* **DATA FOR THE TASK**
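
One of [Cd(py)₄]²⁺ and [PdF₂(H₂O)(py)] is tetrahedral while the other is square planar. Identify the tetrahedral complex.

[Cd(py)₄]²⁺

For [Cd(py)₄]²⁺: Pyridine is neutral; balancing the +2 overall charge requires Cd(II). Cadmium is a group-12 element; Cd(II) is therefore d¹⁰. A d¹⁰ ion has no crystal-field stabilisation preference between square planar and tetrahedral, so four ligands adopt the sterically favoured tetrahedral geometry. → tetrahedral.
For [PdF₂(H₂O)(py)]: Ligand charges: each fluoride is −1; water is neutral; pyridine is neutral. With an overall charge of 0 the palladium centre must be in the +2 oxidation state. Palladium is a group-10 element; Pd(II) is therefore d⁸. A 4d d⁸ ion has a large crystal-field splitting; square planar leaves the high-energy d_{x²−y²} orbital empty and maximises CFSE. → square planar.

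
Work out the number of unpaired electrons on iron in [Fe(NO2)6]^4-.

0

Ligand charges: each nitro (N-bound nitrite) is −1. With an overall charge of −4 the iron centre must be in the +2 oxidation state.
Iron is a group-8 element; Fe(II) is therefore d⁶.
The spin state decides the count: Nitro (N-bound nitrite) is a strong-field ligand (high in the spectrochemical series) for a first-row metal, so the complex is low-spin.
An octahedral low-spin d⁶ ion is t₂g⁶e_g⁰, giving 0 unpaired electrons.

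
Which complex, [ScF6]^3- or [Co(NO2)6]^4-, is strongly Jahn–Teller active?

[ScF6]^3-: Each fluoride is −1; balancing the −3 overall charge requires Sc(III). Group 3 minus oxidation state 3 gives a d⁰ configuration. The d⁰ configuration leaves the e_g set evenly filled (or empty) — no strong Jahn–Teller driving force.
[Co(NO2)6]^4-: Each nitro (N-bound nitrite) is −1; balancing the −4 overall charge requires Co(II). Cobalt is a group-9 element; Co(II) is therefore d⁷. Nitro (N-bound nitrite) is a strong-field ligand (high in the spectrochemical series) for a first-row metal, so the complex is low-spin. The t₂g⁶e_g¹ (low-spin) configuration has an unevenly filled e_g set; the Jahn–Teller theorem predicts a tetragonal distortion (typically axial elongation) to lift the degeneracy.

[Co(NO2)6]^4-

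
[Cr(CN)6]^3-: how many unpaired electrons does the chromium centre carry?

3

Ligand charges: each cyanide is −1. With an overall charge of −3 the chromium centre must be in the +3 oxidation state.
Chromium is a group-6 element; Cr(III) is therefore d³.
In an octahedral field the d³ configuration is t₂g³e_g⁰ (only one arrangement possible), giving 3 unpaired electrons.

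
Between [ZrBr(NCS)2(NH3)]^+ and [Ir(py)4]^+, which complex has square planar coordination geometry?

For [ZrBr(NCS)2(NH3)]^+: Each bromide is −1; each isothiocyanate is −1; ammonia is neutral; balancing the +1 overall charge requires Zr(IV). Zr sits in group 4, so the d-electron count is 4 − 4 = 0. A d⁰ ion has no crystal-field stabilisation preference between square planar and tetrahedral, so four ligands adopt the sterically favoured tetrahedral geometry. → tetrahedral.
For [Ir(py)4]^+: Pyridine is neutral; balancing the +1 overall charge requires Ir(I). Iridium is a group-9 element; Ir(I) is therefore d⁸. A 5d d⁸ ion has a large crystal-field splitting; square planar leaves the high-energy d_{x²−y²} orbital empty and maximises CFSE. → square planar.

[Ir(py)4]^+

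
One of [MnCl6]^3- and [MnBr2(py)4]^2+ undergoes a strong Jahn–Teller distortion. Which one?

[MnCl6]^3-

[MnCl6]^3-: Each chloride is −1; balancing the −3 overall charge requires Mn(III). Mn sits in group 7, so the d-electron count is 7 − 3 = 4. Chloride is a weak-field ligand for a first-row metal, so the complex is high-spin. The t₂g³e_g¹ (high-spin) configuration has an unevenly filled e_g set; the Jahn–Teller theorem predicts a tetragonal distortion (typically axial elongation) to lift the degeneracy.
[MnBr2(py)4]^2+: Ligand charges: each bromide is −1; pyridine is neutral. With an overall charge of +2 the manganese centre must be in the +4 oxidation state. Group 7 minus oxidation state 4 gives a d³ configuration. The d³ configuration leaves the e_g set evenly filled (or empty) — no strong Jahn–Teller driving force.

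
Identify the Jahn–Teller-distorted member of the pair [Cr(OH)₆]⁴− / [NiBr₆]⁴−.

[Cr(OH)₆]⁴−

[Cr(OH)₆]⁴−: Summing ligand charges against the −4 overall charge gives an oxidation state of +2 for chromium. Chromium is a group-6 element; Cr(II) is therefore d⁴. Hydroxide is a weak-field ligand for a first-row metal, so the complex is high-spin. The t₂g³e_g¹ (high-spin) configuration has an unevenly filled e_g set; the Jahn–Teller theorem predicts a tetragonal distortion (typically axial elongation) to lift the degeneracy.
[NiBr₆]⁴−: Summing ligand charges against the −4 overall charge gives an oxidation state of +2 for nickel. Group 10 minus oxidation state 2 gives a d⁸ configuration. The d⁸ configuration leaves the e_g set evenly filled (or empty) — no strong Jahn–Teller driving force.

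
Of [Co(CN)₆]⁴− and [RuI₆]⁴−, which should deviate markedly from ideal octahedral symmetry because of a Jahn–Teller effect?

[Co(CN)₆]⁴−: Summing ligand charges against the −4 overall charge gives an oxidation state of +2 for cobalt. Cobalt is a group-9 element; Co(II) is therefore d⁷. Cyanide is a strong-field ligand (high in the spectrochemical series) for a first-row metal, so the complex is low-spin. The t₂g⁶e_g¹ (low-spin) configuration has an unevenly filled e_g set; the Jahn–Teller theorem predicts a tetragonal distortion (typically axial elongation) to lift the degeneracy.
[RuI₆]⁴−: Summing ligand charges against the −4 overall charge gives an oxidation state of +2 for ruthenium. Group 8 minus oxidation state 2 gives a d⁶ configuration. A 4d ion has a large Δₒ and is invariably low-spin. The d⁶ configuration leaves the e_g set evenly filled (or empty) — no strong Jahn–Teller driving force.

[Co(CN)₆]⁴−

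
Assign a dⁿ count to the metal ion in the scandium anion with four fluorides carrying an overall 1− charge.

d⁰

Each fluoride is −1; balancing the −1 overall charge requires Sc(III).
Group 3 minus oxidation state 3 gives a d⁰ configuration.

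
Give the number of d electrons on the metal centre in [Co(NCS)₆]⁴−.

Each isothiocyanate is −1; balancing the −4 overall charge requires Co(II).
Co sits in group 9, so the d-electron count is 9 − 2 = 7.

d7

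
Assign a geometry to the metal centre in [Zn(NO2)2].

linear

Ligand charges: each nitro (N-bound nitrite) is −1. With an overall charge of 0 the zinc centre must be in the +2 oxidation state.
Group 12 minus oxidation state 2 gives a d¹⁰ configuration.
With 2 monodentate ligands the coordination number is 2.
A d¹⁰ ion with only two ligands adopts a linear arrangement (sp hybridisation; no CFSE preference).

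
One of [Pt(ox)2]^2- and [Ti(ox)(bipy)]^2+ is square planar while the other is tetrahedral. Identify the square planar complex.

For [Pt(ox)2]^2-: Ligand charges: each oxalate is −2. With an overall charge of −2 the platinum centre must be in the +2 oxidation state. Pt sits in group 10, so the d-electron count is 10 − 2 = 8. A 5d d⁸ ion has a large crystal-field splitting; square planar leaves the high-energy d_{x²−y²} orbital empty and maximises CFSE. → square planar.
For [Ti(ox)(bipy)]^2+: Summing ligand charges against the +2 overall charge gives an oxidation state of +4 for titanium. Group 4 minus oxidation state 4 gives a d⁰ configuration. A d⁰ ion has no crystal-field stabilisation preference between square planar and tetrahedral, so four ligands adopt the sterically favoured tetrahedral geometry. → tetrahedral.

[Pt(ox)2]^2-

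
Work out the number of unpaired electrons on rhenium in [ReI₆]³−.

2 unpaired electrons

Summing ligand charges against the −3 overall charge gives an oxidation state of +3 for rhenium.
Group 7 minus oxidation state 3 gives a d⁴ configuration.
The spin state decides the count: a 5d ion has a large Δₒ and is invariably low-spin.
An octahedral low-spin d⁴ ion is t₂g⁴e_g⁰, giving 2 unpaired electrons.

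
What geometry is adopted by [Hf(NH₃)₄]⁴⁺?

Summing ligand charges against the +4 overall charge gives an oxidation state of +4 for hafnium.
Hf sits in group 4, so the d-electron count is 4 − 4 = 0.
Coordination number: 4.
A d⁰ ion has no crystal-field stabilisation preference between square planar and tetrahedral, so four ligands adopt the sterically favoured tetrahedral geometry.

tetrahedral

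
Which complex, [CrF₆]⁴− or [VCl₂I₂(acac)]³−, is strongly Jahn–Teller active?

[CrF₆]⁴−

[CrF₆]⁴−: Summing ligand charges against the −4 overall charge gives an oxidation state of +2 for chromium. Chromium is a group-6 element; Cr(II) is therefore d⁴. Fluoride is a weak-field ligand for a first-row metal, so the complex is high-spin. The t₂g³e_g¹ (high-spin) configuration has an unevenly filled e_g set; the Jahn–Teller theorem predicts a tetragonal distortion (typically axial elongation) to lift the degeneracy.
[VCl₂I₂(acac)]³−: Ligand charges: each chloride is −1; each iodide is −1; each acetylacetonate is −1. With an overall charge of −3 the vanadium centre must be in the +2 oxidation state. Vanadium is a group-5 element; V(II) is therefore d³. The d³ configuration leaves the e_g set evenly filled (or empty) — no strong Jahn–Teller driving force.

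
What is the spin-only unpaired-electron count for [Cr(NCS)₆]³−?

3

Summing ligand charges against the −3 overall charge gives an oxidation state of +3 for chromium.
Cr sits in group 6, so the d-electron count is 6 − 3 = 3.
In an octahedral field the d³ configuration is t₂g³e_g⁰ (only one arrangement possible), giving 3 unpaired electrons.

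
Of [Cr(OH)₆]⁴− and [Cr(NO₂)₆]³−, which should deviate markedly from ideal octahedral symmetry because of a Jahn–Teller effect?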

* **TASK DESCRIPTION**
Give exactly, and nothing besides, the lines from the one in which "What is the" occurs through the end of the records.

* **RESULT OF THIS TASK**
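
What is the spin-only unpaired-electron count for [Cr(NCS)₆]³−?

3

Summing ligand charges against the −3 overall charge gives an oxidation state of +3 for chromium.
Cr sits in group 6, so the d-electron count is 6 − 3 = 3.
In an octahedral field the d³ configuration is t₂g³e_g⁰ (only one arrangement possible), giving 3 unpaired electrons.

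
Of [Cr(OH)₆]⁴− and [Cr(NO₂)₆]³−, which should deviate markedly from ideal octahedral symmetry because of a Jahn–Teller effect?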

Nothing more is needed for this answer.